**THE TASK**
Locate the line that contains "Give a satisfying assignment (or". Reproduce it and all following lines up to the end of the material, exactly and with nothing added.
:::::
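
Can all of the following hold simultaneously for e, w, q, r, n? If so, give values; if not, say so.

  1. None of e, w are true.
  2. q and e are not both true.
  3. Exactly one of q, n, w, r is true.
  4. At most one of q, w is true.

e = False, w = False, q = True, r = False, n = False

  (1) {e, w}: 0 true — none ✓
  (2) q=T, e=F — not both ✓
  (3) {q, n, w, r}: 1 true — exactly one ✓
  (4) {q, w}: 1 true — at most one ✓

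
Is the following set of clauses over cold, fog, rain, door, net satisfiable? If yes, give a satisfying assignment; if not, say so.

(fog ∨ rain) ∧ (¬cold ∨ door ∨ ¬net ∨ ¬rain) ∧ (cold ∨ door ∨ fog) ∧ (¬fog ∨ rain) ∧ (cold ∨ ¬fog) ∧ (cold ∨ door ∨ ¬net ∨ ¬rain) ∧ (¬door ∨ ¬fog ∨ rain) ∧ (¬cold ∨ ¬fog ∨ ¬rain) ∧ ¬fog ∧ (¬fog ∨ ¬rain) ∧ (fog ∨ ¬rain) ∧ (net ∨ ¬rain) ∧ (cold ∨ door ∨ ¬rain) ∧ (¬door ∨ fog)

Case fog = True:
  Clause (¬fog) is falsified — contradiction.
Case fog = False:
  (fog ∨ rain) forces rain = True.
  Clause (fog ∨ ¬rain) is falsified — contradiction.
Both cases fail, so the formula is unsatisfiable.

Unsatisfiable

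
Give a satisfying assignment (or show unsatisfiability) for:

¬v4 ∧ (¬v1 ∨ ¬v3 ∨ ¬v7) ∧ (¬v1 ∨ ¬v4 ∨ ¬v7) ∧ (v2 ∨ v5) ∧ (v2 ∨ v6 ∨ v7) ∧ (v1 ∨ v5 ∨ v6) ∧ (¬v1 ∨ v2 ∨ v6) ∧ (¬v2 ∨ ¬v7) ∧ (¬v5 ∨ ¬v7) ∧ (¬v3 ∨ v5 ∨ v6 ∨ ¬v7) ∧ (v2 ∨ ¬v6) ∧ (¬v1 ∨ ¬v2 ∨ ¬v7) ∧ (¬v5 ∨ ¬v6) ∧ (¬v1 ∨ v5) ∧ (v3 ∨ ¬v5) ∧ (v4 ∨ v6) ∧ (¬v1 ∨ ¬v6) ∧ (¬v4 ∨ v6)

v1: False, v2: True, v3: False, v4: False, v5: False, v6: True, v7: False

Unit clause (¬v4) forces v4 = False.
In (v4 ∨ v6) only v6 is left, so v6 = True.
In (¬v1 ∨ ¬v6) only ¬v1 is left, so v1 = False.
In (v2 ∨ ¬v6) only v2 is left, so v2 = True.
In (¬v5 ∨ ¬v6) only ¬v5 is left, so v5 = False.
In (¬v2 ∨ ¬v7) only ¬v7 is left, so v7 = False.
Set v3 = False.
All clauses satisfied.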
:::::
**PROBLEM SOLUTION**
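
Give a satisfying assignment (or show unsatisfiability) for:

¬v4 ∧ (¬v1 ∨ ¬v3 ∨ ¬v7) ∧ (¬v1 ∨ ¬v4 ∨ ¬v7) ∧ (v2 ∨ v5) ∧ (v2 ∨ v6 ∨ v7) ∧ (v1 ∨ v5 ∨ v6) ∧ (¬v1 ∨ v2 ∨ v6) ∧ (¬v2 ∨ ¬v7) ∧ (¬v5 ∨ ¬v7) ∧ (¬v3 ∨ v5 ∨ v6 ∨ ¬v7) ∧ (v2 ∨ ¬v6) ∧ (¬v1 ∨ ¬v2 ∨ ¬v7) ∧ (¬v5 ∨ ¬v6) ∧ (¬v1 ∨ v5) ∧ (v3 ∨ ¬v5) ∧ (v4 ∨ v6) ∧ (¬v1 ∨ ¬v6) ∧ (¬v4 ∨ v6)

v1: False, v2: True, v3: False, v4: False, v5: False, v6: True, v7: False

Unit clause (¬v4) forces v4 = False.
In (v4 ∨ v6) only v6 is left, so v6 = True.
In (¬v1 ∨ ¬v6) only ¬v1 is left, so v1 = False.
In (v2 ∨ ¬v6) only v2 is left, so v2 = True.
In (¬v5 ∨ ¬v6) only ¬v5 is left, so v5 = False.
In (¬v2 ∨ ¬v7) only ¬v7 is left, so v7 = False.
Set v3 = False.
All clauses satisfied.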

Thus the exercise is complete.